= Task description =
In the records that follow, the lines from the one containing "1.9x1 + 6.8x2 + 3.9x3 = 5" to the one containing "7x1 + 2x2 = -5", inclusive, are to be given again exactly.

(Records drawn from a dataset)
* * * * * * * * *

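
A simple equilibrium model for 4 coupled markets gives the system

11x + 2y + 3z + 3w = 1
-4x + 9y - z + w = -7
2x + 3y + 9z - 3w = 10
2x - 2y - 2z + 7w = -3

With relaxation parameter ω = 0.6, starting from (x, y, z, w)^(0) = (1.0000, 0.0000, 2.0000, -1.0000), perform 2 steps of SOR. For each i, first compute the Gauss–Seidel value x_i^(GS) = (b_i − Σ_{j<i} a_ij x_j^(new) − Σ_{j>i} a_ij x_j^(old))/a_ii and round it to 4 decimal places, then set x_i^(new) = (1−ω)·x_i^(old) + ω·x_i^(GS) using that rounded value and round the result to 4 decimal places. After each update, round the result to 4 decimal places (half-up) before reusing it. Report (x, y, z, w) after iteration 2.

(0.0699, -0.4044, 1.1400, -0.3520)

Iteration 1:
  x: GS value = (1 - (2)·0.0000 - (3)·2.0000 - (3)·-1.0000) / (11) = -0.1818;  x ← (1−ω)·1.0000 + ω·-0.1818 = 0.2909
  y: GS value = (-7 - (-4)·0.2909 - (-1)·2.0000 - (1)·-1.0000) / (9) = -0.3152;  y ← (1−ω)·0.0000 + ω·-0.3152 = -0.1891
  z: GS value = (10 - (2)·0.2909 - (3)·-0.1891 - (-3)·-1.0000) / (9) = 0.7762;  z ← (1−ω)·2.0000 + ω·0.7762 = 1.2657
  w: GS value = (-3 - (2)·0.2909 - (-2)·-0.1891 - (-2)·1.2657) / (7) = -0.2041;  w ← (1−ω)·-1.0000 + ω·-0.2041 = -0.5225
Iteration 2:
  x: GS value = (1 - (2)·-0.1891 - (3)·1.2657 - (3)·-0.5225) / (11) = -0.0774;  x ← (1−ω)·0.2909 + ω·-0.0774 = 0.0699
  y: GS value = (-7 - (-4)·0.0699 - (-1)·1.2657 - (1)·-0.5225) / (9) = -0.5480;  y ← (1−ω)·-0.1891 + ω·-0.5480 = -0.4044
  z: GS value = (10 - (2)·0.0699 - (3)·-0.4044 - (-3)·-0.5225) / (9) = 1.0562;  z ← (1−ω)·1.2657 + ω·1.0562 = 1.1400
  w: GS value = (-3 - (2)·0.0699 - (-2)·-0.4044 - (-2)·1.1400) / (7) = -0.2384;  w ← (1−ω)·-0.5225 + ω·-0.2384 = -0.3520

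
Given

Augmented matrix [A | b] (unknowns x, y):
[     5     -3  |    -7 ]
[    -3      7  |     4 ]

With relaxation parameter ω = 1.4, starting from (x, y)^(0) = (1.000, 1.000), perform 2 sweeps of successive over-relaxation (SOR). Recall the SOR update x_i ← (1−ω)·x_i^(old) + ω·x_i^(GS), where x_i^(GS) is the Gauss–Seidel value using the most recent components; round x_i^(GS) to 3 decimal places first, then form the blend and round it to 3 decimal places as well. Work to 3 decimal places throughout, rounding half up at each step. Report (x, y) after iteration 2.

Iteration 1:
  x: GS value = (-7 - (-3)·1.000) / (5) = -0.800;  x ← (1−ω)·1.000 + ω·-0.800 = -1.520
  y: GS value = (4 - (-3)·-1.520) / (7) = -0.080;  y ← (1−ω)·1.000 + ω·-0.080 = -0.512
Iteration 2:
  x: GS value = (-7 - (-3)·-0.512) / (5) = -1.707;  x ← (1−ω)·-1.520 + ω·-1.707 = -1.782
  y: GS value = (4 - (-3)·-1.782) / (7) = -0.192;  y ← (1−ω)·-0.512 + ω·-0.192 = -0.064

(-1.782, -0.064)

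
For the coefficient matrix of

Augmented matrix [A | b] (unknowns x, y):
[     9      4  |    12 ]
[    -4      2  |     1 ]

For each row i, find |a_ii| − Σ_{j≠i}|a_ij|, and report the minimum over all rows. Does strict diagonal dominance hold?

row 1: |9| − (4) = 5
row 2: |2| − (4) = -2
minimum over rows = -2 → not strictly diagonally dominant

-2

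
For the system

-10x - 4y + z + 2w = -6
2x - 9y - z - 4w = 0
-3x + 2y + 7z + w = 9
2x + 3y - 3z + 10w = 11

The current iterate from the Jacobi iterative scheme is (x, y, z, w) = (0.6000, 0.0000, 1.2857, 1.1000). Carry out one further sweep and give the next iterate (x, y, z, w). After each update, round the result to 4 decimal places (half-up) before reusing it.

(0.9486, -0.4984, 1.3857, 1.3657)

One sweep:
  x = (-6 - (-4)·0.0000 - (1)·1.2857 - (2)·1.1000) / (-10) = 0.9486
  y = (0 - (2)·0.6000 - (-1)·1.2857 - (-4)·1.1000) / (-9) = -0.4984
  z = (9 - (-3)·0.6000 - (2)·0.0000 - (1)·1.1000) / (7) = 1.3857
  w = (11 - (2)·0.6000 - (3)·0.0000 - (-3)·1.2857) / (10) = 1.3657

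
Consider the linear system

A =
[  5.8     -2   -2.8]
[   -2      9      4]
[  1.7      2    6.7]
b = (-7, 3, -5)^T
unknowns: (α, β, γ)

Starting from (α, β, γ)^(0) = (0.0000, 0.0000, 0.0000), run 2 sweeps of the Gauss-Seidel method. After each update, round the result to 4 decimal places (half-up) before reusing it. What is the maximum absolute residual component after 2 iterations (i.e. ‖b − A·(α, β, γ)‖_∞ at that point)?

0.3281

Iteration 1:
  α = (-7 - (-2)·0.0000 - (-2.8)·0.0000) / (5.8) = -1.2069
  β = (3 - (-2)·-1.2069 - (4)·0.0000) / (9) = 0.0651
  γ = (-5 - (1.7)·-1.2069 - (2)·0.0651) / (6.7) = -0.4595
Iteration 2:
  α = (-7 - (-2)·0.0651 - (-2.8)·-0.4595) / (5.8) = -1.4063
  β = (3 - (-2)·-1.4063 - (4)·-0.4595) / (9) = 0.2250
  γ = (-5 - (1.7)·-1.4063 - (2)·0.2250) / (6.7) = -0.4566
Residual b − A·x = (0.3281, -0.0112, -0.0001); ∞-norm = 0.3281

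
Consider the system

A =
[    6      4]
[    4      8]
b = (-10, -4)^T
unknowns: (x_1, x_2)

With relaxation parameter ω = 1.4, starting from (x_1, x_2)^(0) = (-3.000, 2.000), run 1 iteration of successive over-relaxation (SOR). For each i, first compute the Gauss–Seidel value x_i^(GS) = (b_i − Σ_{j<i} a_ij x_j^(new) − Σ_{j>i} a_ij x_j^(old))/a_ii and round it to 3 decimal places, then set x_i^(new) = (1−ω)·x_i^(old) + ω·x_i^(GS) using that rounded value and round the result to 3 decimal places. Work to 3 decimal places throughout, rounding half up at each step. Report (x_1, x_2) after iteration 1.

(-3.000, 0.600)

Iteration 1:
  x_1: GS value = (-10 - (4)·2.000) / (6) = -3.000;  x_1 ← (1−ω)·-3.000 + ω·-3.000 = -3.000
  x_2: GS value = (-4 - (4)·-3.000) / (8) = 1.000;  x_2 ← (1−ω)·2.000 + ω·1.000 = 0.600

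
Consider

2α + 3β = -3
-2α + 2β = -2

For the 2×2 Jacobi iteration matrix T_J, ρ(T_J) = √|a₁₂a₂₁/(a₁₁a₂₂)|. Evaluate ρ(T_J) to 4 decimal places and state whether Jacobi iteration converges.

1.2247

a₁₂a₂₁/(a₁₁a₂₂) = (3)·(-2) / ((2)·(2)) = -1.500000
ρ = √|-1.500000| = √1.500000 = 1.2247
ρ > 1, so Jacobi diverges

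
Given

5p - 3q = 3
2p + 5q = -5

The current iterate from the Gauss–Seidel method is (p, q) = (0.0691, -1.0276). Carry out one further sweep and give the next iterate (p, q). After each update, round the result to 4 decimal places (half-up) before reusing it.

(-0.0166, -0.9934)

One sweep:
  p = (3 - (-3)·-1.0276) / (5) = -0.0166
  q = (-5 - (2)·-0.0166) / (5) = -0.9934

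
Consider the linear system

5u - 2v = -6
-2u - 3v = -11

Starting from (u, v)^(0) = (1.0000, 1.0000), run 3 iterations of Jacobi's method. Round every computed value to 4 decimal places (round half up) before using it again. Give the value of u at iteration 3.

0.4800

Iteration 1:
  u = (-6 - (-2)·1.0000) / (5) = -0.8000
  v = (-11 - (-2)·1.0000) / (-3) = 3.0000
Iteration 2:
  u = (-6 - (-2)·3.0000) / (5) = 0.0000
  v = (-11 - (-2)·-0.8000) / (-3) = 4.2000
Iteration 3:
  u = (-6 - (-2)·4.2000) / (5) = 0.4800
  v = (-11 - (-2)·0.0000) / (-3) = 3.6667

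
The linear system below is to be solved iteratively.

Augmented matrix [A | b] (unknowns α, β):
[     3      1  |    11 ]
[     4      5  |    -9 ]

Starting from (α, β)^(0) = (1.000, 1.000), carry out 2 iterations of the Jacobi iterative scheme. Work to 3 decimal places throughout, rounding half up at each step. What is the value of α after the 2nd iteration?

4.533

Iteration 1:
  α = (11 - (1)·1.000) / (3) = 3.333
  β = (-9 - (4)·1.000) / (5) = -2.600
Iteration 2:
  α = (11 - (1)·-2.600) / (3) = 4.533
  β = (-9 - (4)·3.333) / (5) = -4.466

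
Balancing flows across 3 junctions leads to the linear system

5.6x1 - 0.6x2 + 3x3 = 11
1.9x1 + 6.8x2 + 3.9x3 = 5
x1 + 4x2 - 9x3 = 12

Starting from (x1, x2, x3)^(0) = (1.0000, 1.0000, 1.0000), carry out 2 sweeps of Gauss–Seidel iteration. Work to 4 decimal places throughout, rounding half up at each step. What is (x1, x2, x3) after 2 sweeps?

(2.6222, 0.7376, -0.7142)

Iteration 1:
  x1 = (11 - (-0.6)·1.0000 - (3)·1.0000) / (5.6) = 1.5357
  x2 = (5 - (1.9)·1.5357 - (3.9)·1.0000) / (6.8) = -0.2673
  x3 = (12 - (1)·1.5357 - (4)·-0.2673) / (-9) = -1.2815
Iteration 2:
  x1 = (11 - (-0.6)·-0.2673 - (3)·-1.2815) / (5.6) = 2.6222
  x2 = (5 - (1.9)·2.6222 - (3.9)·-1.2815) / (6.8) = 0.7376
  x3 = (12 - (1)·2.6222 - (4)·0.7376) / (-9) = -0.7142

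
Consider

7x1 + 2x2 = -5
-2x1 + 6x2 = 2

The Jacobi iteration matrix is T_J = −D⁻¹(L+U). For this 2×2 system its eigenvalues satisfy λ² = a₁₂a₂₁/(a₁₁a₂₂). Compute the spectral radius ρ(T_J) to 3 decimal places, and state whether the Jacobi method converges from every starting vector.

a₁₂a₂₁/(a₁₁a₂₂) = (2)·(-2) / ((7)·(6)) = -0.095238
ρ = √|-0.095238| = √0.095238 = 0.309
ρ < 1, so Jacobi converges

0.309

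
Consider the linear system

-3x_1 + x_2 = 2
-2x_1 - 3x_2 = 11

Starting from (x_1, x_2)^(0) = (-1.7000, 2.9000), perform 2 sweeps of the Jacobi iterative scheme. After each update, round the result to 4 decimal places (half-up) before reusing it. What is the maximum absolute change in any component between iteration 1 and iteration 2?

1.8111

Iteration 1:
  x_1 = (2 - (1)·2.9000) / (-3) = 0.3000
  x_2 = (11 - (-2)·-1.7000) / (-3) = -2.5333
Iteration 2:
  x_1 = (2 - (1)·-2.5333) / (-3) = -1.5111
  x_2 = (11 - (-2)·0.3000) / (-3) = -3.8667
Change: (-1.8111, -1.3334) → max |·| = 1.8111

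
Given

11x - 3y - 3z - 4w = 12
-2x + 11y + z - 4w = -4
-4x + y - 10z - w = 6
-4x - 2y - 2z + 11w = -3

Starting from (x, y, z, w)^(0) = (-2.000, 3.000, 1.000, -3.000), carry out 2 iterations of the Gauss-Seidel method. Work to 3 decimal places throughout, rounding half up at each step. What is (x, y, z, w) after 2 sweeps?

Iteration 1:
  x = (12 - (-3)·3.000 - (-3)·1.000 - (-4)·-3.000) / (11) = 1.091
  y = (-4 - (-2)·1.091 - (1)·1.000 - (-4)·-3.000) / (11) = -1.347
  z = (6 - (-4)·1.091 - (1)·-1.347 - (-1)·-3.000) / (-10) = -0.871
  w = (-3 - (-4)·1.091 - (-2)·-1.347 - (-2)·-0.871) / (11) = -0.279
Iteration 2:
  x = (12 - (-3)·-1.347 - (-3)·-0.871 - (-4)·-0.279) / (11) = 0.385
  y = (-4 - (-2)·0.385 - (1)·-0.871 - (-4)·-0.279) / (11) = -0.316
  z = (6 - (-4)·0.385 - (1)·-0.316 - (-1)·-0.279) / (-10) = -0.758
  w = (-3 - (-4)·0.385 - (-2)·-0.316 - (-2)·-0.758) / (11) = -0.328

(0.385, -0.316, -0.758, -0.328)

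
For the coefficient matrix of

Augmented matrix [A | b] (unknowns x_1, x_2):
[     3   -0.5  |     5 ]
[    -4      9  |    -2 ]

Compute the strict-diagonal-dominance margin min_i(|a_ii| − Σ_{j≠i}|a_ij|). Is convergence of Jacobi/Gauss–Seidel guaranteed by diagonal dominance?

2.5

row 1: |3| − (0.5) = 2.5
row 2: |9| − (4) = 5
minimum over rows = 2.5 → strictly diagonally dominant (convergence guaranteed)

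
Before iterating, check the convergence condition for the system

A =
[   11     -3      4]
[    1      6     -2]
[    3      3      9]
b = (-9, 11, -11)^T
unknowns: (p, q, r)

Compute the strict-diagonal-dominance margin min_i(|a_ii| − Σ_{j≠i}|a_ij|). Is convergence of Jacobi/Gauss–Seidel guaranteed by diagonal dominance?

3

row 1: |11| − (3+4) = 4
row 2: |6| − (1+2) = 3
row 3: |9| − (3+3) = 3
minimum over rows = 3 → strictly diagonally dominant (convergence guaranteed)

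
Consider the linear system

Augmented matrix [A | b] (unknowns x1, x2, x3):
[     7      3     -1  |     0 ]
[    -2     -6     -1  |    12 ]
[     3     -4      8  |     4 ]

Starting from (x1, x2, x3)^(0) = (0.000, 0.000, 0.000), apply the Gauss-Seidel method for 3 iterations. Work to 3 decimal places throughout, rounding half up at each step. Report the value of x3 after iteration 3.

Iteration 1:
  x1 = (0 - (3)·0.000 - (-1)·0.000) / (7) = 0.000
  x2 = (12 - (-2)·0.000 - (-1)·0.000) / (-6) = -2.000
  x3 = (4 - (3)·0.000 - (-4)·-2.000) / (8) = -0.500
Iteration 2:
  x1 = (0 - (3)·-2.000 - (-1)·-0.500) / (7) = 0.786
  x2 = (12 - (-2)·0.786 - (-1)·-0.500) / (-6) = -2.179
  x3 = (4 - (3)·0.786 - (-4)·-2.179) / (8) = -0.884
Iteration 3:
  x1 = (0 - (3)·-2.179 - (-1)·-0.884) / (7) = 0.808
  x2 = (12 - (-2)·0.808 - (-1)·-0.884) / (-6) = -2.122
  x3 = (4 - (3)·0.808 - (-4)·-2.122) / (8) = -0.864

-0.864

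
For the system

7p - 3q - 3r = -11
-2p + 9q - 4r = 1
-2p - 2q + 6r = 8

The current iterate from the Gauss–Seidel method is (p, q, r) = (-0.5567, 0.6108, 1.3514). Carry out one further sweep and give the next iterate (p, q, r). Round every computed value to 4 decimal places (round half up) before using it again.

(-0.7305, 0.5494, 1.2730)

One sweep:
  p = (-11 - (-3)·0.6108 - (-3)·1.3514) / (7) = -0.7305
  q = (1 - (-2)·-0.7305 - (-4)·1.3514) / (9) = 0.5494
  r = (8 - (-2)·-0.7305 - (-2)·0.5494) / (6) = 1.2730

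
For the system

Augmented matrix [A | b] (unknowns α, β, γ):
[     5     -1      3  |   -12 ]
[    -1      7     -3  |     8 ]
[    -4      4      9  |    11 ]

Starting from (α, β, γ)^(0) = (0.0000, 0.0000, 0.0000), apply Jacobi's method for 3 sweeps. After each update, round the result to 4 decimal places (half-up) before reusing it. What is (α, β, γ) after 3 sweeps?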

* * * * * * * * *

= Completed task =
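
1.9x1 + 6.8x2 + 3.9x3 = 5
x1 + 4x2 - 9x3 = 12

Starting from (x1, x2, x3)^(0) = (1.0000, 1.0000, 1.0000), carry out 2 sweeps of Gauss–Seidel iteration. Work to 4 decimal places throughout, rounding half up at each step. What is (x1, x2, x3) after 2 sweeps?

(2.6222, 0.7376, -0.7142)

Iteration 1:
  x1 = (11 - (-0.6)·1.0000 - (3)·1.0000) / (5.6) = 1.5357
  x2 = (5 - (1.9)·1.5357 - (3.9)·1.0000) / (6.8) = -0.2673
  x3 = (12 - (1)·1.5357 - (4)·-0.2673) / (-9) = -1.2815
Iteration 2:
  x1 = (11 - (-0.6)·-0.2673 - (3)·-1.2815) / (5.6) = 2.6222
  x2 = (5 - (1.9)·2.6222 - (3.9)·-1.2815) / (6.8) = 0.7376
  x3 = (12 - (1)·2.6222 - (4)·0.7376) / (-9) = -0.7142

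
Consider

7x1 + 2x2 = -5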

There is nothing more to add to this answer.